**EXERCISE DESCRIPTION**
The records follow. Give them all back exactly.

Stored items:

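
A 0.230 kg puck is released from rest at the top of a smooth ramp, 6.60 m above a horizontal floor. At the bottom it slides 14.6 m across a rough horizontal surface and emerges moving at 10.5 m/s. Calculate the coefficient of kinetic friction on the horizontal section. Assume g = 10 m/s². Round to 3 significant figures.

μ_k = 0.0745

Applying the work–energy principle:
mgh = ½mv² + μ_k m g d
mgh = 15.180 J; ½mv² = 12.679 J
W_f = 15.180 − 12.679 = 2.501 J
μ_k = W_f/(mg·d) = 2.501/(2.300 × 14.6) = 0.07449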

**ANSWER SECTION**
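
A 0.230 kg puck is released from rest at the top of a smooth ramp, 6.60 m above a horizontal floor. At the bottom it slides 14.6 m across a rough horizontal surface and emerges moving at 10.5 m/s. Calculate the coefficient of kinetic friction on the horizontal section. Assume g = 10 m/s². Round to 3 significant figures.

μ_k = 0.0745

Applying the work–energy principle:
mgh = ½mv² + μ_k m g d
mgh = 15.180 J; ½mv² = 12.679 J
W_f = 15.180 − 12.679 = 2.501 J
μ_k = W_f/(mg·d) = 2.501/(2.300 × 14.6) = 0.07449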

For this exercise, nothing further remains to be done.